*** SUPPLIED RECORDS Section Begins ***

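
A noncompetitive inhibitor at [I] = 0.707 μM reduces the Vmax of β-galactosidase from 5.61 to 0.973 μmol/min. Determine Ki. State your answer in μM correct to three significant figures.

0.148 μM

Noncompetitive: Vmax,app = Vmax/α with α = 1 + [I]/Ki.
α = Vmax/Vmax,app = 5.61/0.973 = 5.766.
Ki = [I]/(α − 1) = 0.707/4.766 = 0.148 μM.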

*** SUPPLIED RECORDS Section Ends ***

## EXERCISE GOAL
Extract all of the data above without altering anything.

## SOLUTION FOR THIS TASK
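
A noncompetitive inhibitor at [I] = 0.707 μM reduces the Vmax of β-galactosidase from 5.61 to 0.973 μmol/min. Determine Ki. State your answer in μM correct to three significant figures.

0.148 μM

Noncompetitive: Vmax,app = Vmax/α with α = 1 + [I]/Ki.
α = Vmax/Vmax,app = 5.61/0.973 = 5.766.
Ki = [I]/(α − 1) = 0.707/4.766 = 0.148 μM.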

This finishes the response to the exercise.